ACTIVITY
Each line of the data below should be repeated exactly.

-=-=-

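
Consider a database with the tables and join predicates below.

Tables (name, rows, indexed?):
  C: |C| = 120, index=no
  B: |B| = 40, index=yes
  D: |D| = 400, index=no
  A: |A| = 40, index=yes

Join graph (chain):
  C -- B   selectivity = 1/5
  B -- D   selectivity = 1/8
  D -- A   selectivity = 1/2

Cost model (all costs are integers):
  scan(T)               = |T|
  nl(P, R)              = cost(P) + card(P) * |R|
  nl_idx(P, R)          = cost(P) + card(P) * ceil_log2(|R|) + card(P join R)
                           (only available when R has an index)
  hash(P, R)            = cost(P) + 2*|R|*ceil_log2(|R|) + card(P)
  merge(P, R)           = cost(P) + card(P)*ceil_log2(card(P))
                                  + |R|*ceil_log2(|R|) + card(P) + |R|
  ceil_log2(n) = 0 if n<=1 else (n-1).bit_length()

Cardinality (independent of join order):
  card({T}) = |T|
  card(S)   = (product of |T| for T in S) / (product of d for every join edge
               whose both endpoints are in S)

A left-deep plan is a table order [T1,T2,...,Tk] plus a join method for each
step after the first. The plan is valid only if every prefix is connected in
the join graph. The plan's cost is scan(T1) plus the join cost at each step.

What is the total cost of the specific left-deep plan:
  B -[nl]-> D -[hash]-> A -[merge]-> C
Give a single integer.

699480

step 1: scan B: cost=40, card=40
step 2: join D via nl
    card(P join D) = 40*400/(8) = 2000
    cost = 40 + 40*400 = 16040
step 3: join A via hash
    card(P join A) = 2000*40/(2) = 40000
    cost = 16040 + 2*40*6 + 2000 = 18520
step 4: join C via merge
    card(P join C) = 40000*120/(5) = 960000
    cost = 18520 + 40000*16 + 120*7 + 40000 + 120 = 699480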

-=-=-

WRITTEN SOLUTION
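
Consider a database with the tables and join predicates below.

Tables (name, rows, indexed?):
  C: |C| = 120, index=no
  B: |B| = 40, index=yes
  D: |D| = 400, index=no
  A: |A| = 40, index=yes

Join graph (chain):
  C -- B   selectivity = 1/5
  B -- D   selectivity = 1/8
  D -- A   selectivity = 1/2

Cost model (all costs are integers):
  scan(T)               = |T|
  nl(P, R)              = cost(P) + card(P) * |R|
  nl_idx(P, R)          = cost(P) + card(P) * ceil_log2(|R|) + card(P join R)
                           (only available when R has an index)
  hash(P, R)            = cost(P) + 2*|R|*ceil_log2(|R|) + card(P)
  merge(P, R)           = cost(P) + card(P)*ceil_log2(card(P))
                                  + |R|*ceil_log2(|R|) + card(P) + |R|
  ceil_log2(n) = 0 if n<=1 else (n-1).bit_length()

Cardinality (independent of join order):
  card({T}) = |T|
  card(S)   = (product of |T| for T in S) / (product of d for every join edge
               whose both endpoints are in S)

A left-deep plan is a table order [T1,T2,...,Tk] plus a join method for each
step after the first. The plan is valid only if every prefix is connected in
the join graph. The plan's cost is scan(T1) plus the join cost at each step.

What is the total cost of the specific left-deep plan:
  B -[nl]-> D -[hash]-> A -[merge]-> C
Give a single integer.

699480

step 1: scan B: cost=40, card=40
step 2: join D via nl
    card(P join D) = 40*400/(8) = 2000
    cost = 40 + 40*400 = 16040
step 3: join A via hash
    card(P join A) = 2000*40/(2) = 40000
    cost = 16040 + 2*40*6 + 2000 = 18520
step 4: join C via merge
    card(P join C) = 40000*120/(5) = 960000
    cost = 18520 + 40000*16 + 120*7 + 40000 + 120 = 699480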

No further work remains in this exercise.